*Exercise inputs*.
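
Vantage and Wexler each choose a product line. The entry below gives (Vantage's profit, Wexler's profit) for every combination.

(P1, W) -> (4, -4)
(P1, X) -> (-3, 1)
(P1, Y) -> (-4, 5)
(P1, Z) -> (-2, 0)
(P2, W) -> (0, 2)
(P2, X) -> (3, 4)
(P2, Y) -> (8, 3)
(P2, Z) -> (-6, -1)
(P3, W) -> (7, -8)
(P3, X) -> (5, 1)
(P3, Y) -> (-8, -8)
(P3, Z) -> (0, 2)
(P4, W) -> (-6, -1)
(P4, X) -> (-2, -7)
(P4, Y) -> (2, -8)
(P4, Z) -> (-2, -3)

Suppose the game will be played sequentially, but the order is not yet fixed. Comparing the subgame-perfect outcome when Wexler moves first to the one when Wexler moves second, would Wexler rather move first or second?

second

If Vantage leads: Wexler's best replies are P1→Y, P2→X, P3→Z, P4→W; Vantage's induced payoffs -4, 3, 0, -6; outcome (P2, X), payoffs (3, 4).
If Wexler leads: Vantage's best replies are W→P3, X→P3, Y→P2, Z→P3; Wexler's induced payoffs -8, 1, 3, 2; outcome (P2, Y), payoffs (8, 3).
Wexler gets 3 moving first and 4 moving second, so Wexler prefers to move second.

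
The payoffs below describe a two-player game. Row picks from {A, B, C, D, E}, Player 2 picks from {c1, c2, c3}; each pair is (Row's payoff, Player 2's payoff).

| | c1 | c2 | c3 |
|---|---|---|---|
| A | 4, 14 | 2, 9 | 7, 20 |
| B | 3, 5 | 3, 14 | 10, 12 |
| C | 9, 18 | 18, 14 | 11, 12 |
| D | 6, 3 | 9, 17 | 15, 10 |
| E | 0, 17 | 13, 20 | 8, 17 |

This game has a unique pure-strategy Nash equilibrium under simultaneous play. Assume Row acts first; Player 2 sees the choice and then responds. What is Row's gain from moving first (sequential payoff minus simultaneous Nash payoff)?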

*Task item*. Each line from the one containing "20 | 8, 17 |" through the end of the entries, both included, is to be returned exactly, with no other lines.

*Exercise result*.
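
| E | 0, 17 | 13, 20 | 8, 17 |

This game has a unique pure-strategy Nash equilibrium under simultaneous play. Assume Row acts first; Player 2 sees the choice and then responds. What is Row's gain from moving first (sequential payoff minus simultaneous Nash payoff)?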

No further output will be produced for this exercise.